Exercise objective:
Reproduce, with no changes, the line that contains "many are transversions?" and all the lines that come after it in the records.
═══ Raw data
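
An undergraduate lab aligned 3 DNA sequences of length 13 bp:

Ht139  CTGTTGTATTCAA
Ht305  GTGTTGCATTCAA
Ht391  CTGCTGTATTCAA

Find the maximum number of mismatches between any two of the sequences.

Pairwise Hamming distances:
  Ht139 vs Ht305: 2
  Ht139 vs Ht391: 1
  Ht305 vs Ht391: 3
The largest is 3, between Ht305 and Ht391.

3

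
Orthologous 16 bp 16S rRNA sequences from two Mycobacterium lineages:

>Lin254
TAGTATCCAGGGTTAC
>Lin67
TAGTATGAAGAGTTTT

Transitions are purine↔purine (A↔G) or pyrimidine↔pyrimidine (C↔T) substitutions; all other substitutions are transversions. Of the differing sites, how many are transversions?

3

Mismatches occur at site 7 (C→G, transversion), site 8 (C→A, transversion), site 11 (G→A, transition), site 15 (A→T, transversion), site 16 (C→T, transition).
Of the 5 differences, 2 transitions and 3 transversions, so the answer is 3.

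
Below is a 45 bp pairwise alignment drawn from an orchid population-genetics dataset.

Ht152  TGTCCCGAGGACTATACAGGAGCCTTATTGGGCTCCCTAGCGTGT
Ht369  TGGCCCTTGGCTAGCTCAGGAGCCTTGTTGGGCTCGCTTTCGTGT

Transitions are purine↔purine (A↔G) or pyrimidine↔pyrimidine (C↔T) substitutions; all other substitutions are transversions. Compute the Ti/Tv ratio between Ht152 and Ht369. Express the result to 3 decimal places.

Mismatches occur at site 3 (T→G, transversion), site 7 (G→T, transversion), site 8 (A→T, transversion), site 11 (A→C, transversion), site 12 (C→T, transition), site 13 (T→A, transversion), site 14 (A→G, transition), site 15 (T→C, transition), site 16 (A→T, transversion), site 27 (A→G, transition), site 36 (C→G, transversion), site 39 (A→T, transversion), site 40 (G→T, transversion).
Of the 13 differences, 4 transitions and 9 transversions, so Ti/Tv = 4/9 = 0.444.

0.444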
══════
Problem solution:
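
Transitions are purine↔purine (A↔G) or pyrimidine↔pyrimidine (C↔T) substitutions; all other substitutions are transversions. Of the differing sites, how many are transversions?

3

Mismatches occur at site 7 (C→G, transversion), site 8 (C→A, transversion), site 11 (G→A, transition), site 15 (A→T, transversion), site 16 (C→T, transition).
Of the 5 differences, 2 transitions and 3 transversions, so the answer is 3.

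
Below is a 45 bp pairwise alignment drawn from an orchid population-genetics dataset.

Ht152  TGTCCCGAGGACTATACAGGAGCCTTATTGGGCTCCCTAGCGTGT
Ht369  TGGCCCTTGGCTAGCTCAGGAGCCTTGTTGGGCTCGCTTTCGTGT

Transitions are purine↔purine (A↔G) or pyrimidine↔pyrimidine (C↔T) substitutions; all other substitutions are transversions. Compute the Ti/Tv ratio between Ht152 and Ht369. Express the result to 3 decimal places.

Mismatches occur at site 3 (T→G, transversion), site 7 (G→T, transversion), site 8 (A→T, transversion), site 11 (A→C, transversion), site 12 (C→T, transition), site 13 (T→A, transversion), site 14 (A→G, transition), site 15 (T→C, transition), site 16 (A→T, transversion), site 27 (A→G, transition), site 36 (C→G, transversion), site 39 (A→T, transversion), site 40 (G→T, transversion).
Of the 13 differences, 4 transitions and 9 transversions, so Ti/Tv = 4/9 = 0.444.

0.444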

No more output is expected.